- _TASK TO CARRY OUT_:
Write out the records below once more, exactly and completely.
START MATERIAL SUPPLIED
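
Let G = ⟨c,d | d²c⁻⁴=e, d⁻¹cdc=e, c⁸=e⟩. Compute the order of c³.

Compute successive powers until reaching e:
  (c³)¹ = c³, (c³)² = c⁶, (c³)³ = c, (c³)⁴ = c⁴, (c³)⁵ = c⁷, (c³)⁶ = c², (c³)⁷ = c⁵, (c³)⁸ = e.
The smallest positive k with (c³)ᵏ = e is 8.

Answer: 8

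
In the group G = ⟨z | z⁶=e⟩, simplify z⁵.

Compute successive powers of z, reducing at each step:
  z²: z · z = z²
  z³: (z²) · z = z³
  z⁴: (z³) · z = z⁴
  z⁵: (z⁴) · z = z⁵

Answer: z⁵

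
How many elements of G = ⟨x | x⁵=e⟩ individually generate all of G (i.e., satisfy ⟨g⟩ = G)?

G is cyclic of order 5. An element generates G iff its order is 5, and a cyclic group of order 5 has exactly φ(5) = 4 such elements.

Answer: 4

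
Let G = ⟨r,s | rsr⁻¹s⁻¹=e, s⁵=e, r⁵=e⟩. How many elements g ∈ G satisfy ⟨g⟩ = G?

⟨g⟩ = G would require ord(g) = |G| = 25, but the maximum element order in G is 5 < 25. So G is not cyclic and no single element generates it: the count is 0.

Answer: 0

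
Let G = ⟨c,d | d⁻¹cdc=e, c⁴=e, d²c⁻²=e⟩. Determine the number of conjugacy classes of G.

The conjugacy classes (representative and size) are:
  [e] (size 1), [c³] (size 2), [c²] (size 1), [d⁻¹] (size 2), [cd⁻¹] (size 2).
Class equation: 1 + 2 + 1 + 2 + 2 = 8 = |G|. So G has 5 conjugacy classes.

Answer: 5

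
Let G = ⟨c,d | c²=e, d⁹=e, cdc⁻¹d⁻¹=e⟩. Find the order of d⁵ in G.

Compute successive powers until reaching e:
  (d⁵)¹ = d⁵, (d⁵)² = d, (d⁵)³ = d⁶, (d⁵)⁴ = d², (d⁵)⁵ = d⁷, (d⁵)⁶ = d³, (d⁵)⁷ = d⁸, (d⁵)⁸ = d⁴, (d⁵)⁹ = e.
The smallest positive k with (d⁵)ᵏ = e is 9.

Answer: 9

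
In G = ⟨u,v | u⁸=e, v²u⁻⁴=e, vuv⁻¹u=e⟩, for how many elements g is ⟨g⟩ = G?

⟨g⟩ = G would require ord(g) = |G| = 16, but the maximum element order in G is 8 < 16. So G is not cyclic and no single element generates it: the count is 0.

Answer: 0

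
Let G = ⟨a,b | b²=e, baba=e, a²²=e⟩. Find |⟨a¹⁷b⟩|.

|⟨a¹⁷b⟩| equals the order of a¹⁷b. Compute successive powers until reaching e:
  (a¹⁷b)¹ = a¹⁷b, (a¹⁷b)² = e.
The smallest positive k with (a¹⁷b)ᵏ = e is 2, so |⟨a¹⁷b⟩| = 2.

Answer: 2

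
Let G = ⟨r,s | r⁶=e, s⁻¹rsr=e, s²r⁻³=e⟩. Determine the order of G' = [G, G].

G' = [G, G] is generated by all commutators. The generator-pair commutators are: [r, s] = r².
The subgroup they normally generate is {e, r², r⁴}, of order 3.
Check: |G/G'| = 12/3 = 4 is the order of the abelianisation.

Answer: 3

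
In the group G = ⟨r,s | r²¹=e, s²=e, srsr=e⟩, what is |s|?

Compute successive powers until reaching e:
  s¹ = s, s² = e.
The smallest positive k with sᵏ = e is 2.

Answer: 2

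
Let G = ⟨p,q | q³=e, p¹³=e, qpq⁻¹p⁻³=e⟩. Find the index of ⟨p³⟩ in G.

First find ord(p³) by computing successive powers:
  (p³)¹ = p³, (p³)² = p⁶, (p³)³ = p⁹, (p³)⁴ = p¹², (p³)⁵ = p², (p³)⁶ = p⁵, (p³)⁷ = p⁸, (p³)⁸ = p¹¹, (p³)⁹ = p, (p³)¹⁰ = p⁴, (p³)¹¹ = p⁷, (p³)¹² = p¹⁰, (p³)¹³ = e.
So |⟨p³⟩| = ord(p³) = 13. With |G| = 39, by Lagrange [G : ⟨p³⟩] = 39/13 = 3.

Answer: 3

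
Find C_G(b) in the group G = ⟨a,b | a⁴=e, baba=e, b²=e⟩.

⟨b⟩ ⊆ C_G(b) since powers of b commute with b; so |C_G(b)| ≥ |⟨b⟩| = 2.
By orbit–stabilizer, |C_G(b)| = |G| / |conj. class of b| = 8 / 2 = 4.
The 4 elements commuting with b are {e, a², b, a²b}.

Answer: {e, a², b, a²b}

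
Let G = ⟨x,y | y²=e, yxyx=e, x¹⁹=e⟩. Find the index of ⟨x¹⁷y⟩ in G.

First find ord(x¹⁷y) by computing successive powers:
  (x¹⁷y)¹ = x¹⁷y, (x¹⁷y)² = e.
So |⟨x¹⁷y⟩| = ord(x¹⁷y) = 2. With |G| = 38, by Lagrange [G : ⟨x¹⁷y⟩] = 38/2 = 19.

Answer: 19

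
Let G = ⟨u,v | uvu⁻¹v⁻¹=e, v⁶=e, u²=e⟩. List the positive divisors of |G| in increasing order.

|G| = 12 = 2² · 3. By Lagrange's theorem the order of any subgroup divides 12; the divisors of 12 are 1, 2, 3, 4, 6, 12.

Answer: 1, 2, 3, 4, 6, 12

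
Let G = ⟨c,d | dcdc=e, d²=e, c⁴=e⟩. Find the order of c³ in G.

Compute successive powers until reaching e:
  (c³)¹ = c³, (c³)² = c², (c³)³ = c, (c³)⁴ = e.
The smallest positive k with (c³)ᵏ = e is 4.

Answer: 4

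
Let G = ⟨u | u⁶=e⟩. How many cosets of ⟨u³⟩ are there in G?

First find ord(u³) by computing successive powers:
  (u³)¹ = u³, (u³)² = e.
So |⟨u³⟩| = ord(u³) = 2. With |G| = 6, by Lagrange [G : ⟨u³⟩] = 6/2 = 3.

Answer: 3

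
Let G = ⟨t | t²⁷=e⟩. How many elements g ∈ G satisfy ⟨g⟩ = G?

G is cyclic of order 27. An element generates G iff its order is 27, and a cyclic group of order 27 has exactly φ(27) = 18 such elements.

Answer: 18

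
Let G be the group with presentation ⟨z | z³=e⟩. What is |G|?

G is generated by a single element, so G is cyclic. The relator gives z³ = e and no smaller power is forced to be e, so the 3 powers {e, z, z²} are distinct. Hence |G| = 3.

Answer: 3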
END MATERIAL SUPPLIED
- _EXERCISE RESULT_:
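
Let G = ⟨c,d | d²c⁻⁴=e, d⁻¹cdc=e, c⁸=e⟩. Compute the order of c³.

Compute successive powers until reaching e:
  (c³)¹ = c³, (c³)² = c⁶, (c³)³ = c, (c³)⁴ = c⁴, (c³)⁵ = c⁷, (c³)⁶ = c², (c³)⁷ = c⁵, (c³)⁸ = e.
The smallest positive k with (c³)ᵏ = e is 8.

Answer: 8

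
In the group G = ⟨z | z⁶=e⟩, simplify z⁵.

Compute successive powers of z, reducing at each step:
  z²: z · z = z²
  z³: (z²) · z = z³
  z⁴: (z³) · z = z⁴
  z⁵: (z⁴) · z = z⁵

Answer: z⁵

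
How many elements of G = ⟨x | x⁵=e⟩ individually generate all of G (i.e., satisfy ⟨g⟩ = G)?

G is cyclic of order 5. An element generates G iff its order is 5, and a cyclic group of order 5 has exactly φ(5) = 4 such elements.

Answer: 4

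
Let G = ⟨r,s | rsr⁻¹s⁻¹=e, s⁵=e, r⁵=e⟩. How many elements g ∈ G satisfy ⟨g⟩ = G?

⟨g⟩ = G would require ord(g) = |G| = 25, but the maximum element order in G is 5 < 25. So G is not cyclic and no single element generates it: the count is 0.

Answer: 0

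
Let G = ⟨c,d | d⁻¹cdc=e, c⁴=e, d²c⁻²=e⟩. Determine the number of conjugacy classes of G.

The conjugacy classes (representative and size) are:
  [e] (size 1), [c³] (size 2), [c²] (size 1), [d⁻¹] (size 2), [cd⁻¹] (size 2).
Class equation: 1 + 2 + 1 + 2 + 2 = 8 = |G|. So G has 5 conjugacy classes.

Answer: 5

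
Let G = ⟨c,d | c²=e, d⁹=e, cdc⁻¹d⁻¹=e⟩. Find the order of d⁵ in G.

Compute successive powers until reaching e:
  (d⁵)¹ = d⁵, (d⁵)² = d, (d⁵)³ = d⁶, (d⁵)⁴ = d², (d⁵)⁵ = d⁷, (d⁵)⁶ = d³, (d⁵)⁷ = d⁸, (d⁵)⁸ = d⁴, (d⁵)⁹ = e.
The smallest positive k with (d⁵)ᵏ = e is 9.

Answer: 9

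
In G = ⟨u,v | u⁸=e, v²u⁻⁴=e, vuv⁻¹u=e⟩, for how many elements g is ⟨g⟩ = G?

⟨g⟩ = G would require ord(g) = |G| = 16, but the maximum element order in G is 8 < 16. So G is not cyclic and no single element generates it: the count is 0.

Answer: 0

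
Let G = ⟨a,b | b²=e, baba=e, a²²=e⟩. Find |⟨a¹⁷b⟩|.

|⟨a¹⁷b⟩| equals the order of a¹⁷b. Compute successive powers until reaching e:
  (a¹⁷b)¹ = a¹⁷b, (a¹⁷b)² = e.
The smallest positive k with (a¹⁷b)ᵏ = e is 2, so |⟨a¹⁷b⟩| = 2.

Answer: 2

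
Let G = ⟨r,s | r⁶=e, s⁻¹rsr=e, s²r⁻³=e⟩. Determine the order of G' = [G, G].

G' = [G, G] is generated by all commutators. The generator-pair commutators are: [r, s] = r².
The subgroup they normally generate is {e, r², r⁴}, of order 3.
Check: |G/G'| = 12/3 = 4 is the order of the abelianisation.

Answer: 3

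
In the group G = ⟨r,s | r²¹=e, s²=e, srsr=e⟩, what is |s|?

Compute successive powers until reaching e:
  s¹ = s, s² = e.
The smallest positive k with sᵏ = e is 2.

Answer: 2

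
Let G = ⟨p,q | q³=e, p¹³=e, qpq⁻¹p⁻³=e⟩. Find the index of ⟨p³⟩ in G.

First find ord(p³) by computing successive powers:
  (p³)¹ = p³, (p³)² = p⁶, (p³)³ = p⁹, (p³)⁴ = p¹², (p³)⁵ = p², (p³)⁶ = p⁵, (p³)⁷ = p⁸, (p³)⁸ = p¹¹, (p³)⁹ = p, (p³)¹⁰ = p⁴, (p³)¹¹ = p⁷, (p³)¹² = p¹⁰, (p³)¹³ = e.
So |⟨p³⟩| = ord(p³) = 13. With |G| = 39, by Lagrange [G : ⟨p³⟩] = 39/13 = 3.

Answer: 3

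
Find C_G(b) in the group G = ⟨a,b | a⁴=e, baba=e, b²=e⟩.

⟨b⟩ ⊆ C_G(b) since powers of b commute with b; so |C_G(b)| ≥ |⟨b⟩| = 2.
By orbit–stabilizer, |C_G(b)| = |G| / |conj. class of b| = 8 / 2 = 4.
The 4 elements commuting with b are {e, a², b, a²b}.

Answer: {e, a², b, a²b}

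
Let G = ⟨x,y | y²=e, yxyx=e, x¹⁹=e⟩. Find the index of ⟨x¹⁷y⟩ in G.

First find ord(x¹⁷y) by computing successive powers:
  (x¹⁷y)¹ = x¹⁷y, (x¹⁷y)² = e.
So |⟨x¹⁷y⟩| = ord(x¹⁷y) = 2. With |G| = 38, by Lagrange [G : ⟨x¹⁷y⟩] = 38/2 = 19.

Answer: 19

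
Let G = ⟨u,v | uvu⁻¹v⁻¹=e, v⁶=e, u²=e⟩. List the positive divisors of |G| in increasing order.

|G| = 12 = 2² · 3. By Lagrange's theorem the order of any subgroup divides 12; the divisors of 12 are 1, 2, 3, 4, 6, 12.

Answer: 1, 2, 3, 4, 6, 12

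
Let G = ⟨c,d | dcdc=e, d²=e, c⁴=e⟩. Find the order of c³ in G.

Compute successive powers until reaching e:
  (c³)¹ = c³, (c³)² = c², (c³)³ = c, (c³)⁴ = e.
The smallest positive k with (c³)ᵏ = e is 4.

Answer: 4

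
Let G = ⟨u | u⁶=e⟩. How many cosets of ⟨u³⟩ are there in G?

First find ord(u³) by computing successive powers:
  (u³)¹ = u³, (u³)² = e.
So |⟨u³⟩| = ord(u³) = 2. With |G| = 6, by Lagrange [G : ⟨u³⟩] = 6/2 = 3.

Answer: 3

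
Let G = ⟨t | t²⁷=e⟩. How many elements g ∈ G satisfy ⟨g⟩ = G?

G is cyclic of order 27. An element generates G iff its order is 27, and a cyclic group of order 27 has exactly φ(27) = 18 such elements.

Answer: 18

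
Let G be the group with presentation ⟨z | z³=e⟩. What is |G|?

G is generated by a single element, so G is cyclic. The relator gives z³ = e and no smaller power is forced to be e, so the 3 powers {e, z, z²} are distinct. Hence |G| = 3.

Answer: 3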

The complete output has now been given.